Description of the task
Please restate word for word only the lines that start at the one containing "Give the arc" and continue to the final line of the material.

Extracted records
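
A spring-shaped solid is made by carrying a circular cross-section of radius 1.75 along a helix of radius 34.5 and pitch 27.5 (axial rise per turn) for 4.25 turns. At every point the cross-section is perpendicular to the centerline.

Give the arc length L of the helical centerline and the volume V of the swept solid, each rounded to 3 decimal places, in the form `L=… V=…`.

2πR = 2π·34.5 = 216.769893
per-turn = √(216.769893² + 27.5²) = √(46989.1866 + 756.25) = √47745.4366 = 218.507292
L = 4.25 × 218.507292 = 928.655990
V = π·1.75² × L = 9.621128 × 928.655990 = 8934.717685

L=928.656 V=8934.718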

Worked solution
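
Give the arc length L of the helical centerline and the volume V of the swept solid, each rounded to 3 decimal places, in the form `L=… V=…`.

2πR = 2π·34.5 = 216.769893
per-turn = √(216.769893² + 27.5²) = √(46989.1866 + 756.25) = √47745.4366 = 218.507292
L = 4.25 × 218.507292 = 928.655990
V = π·1.75² × L = 9.621128 × 928.655990 = 8934.717685

L=928.656 V=8934.718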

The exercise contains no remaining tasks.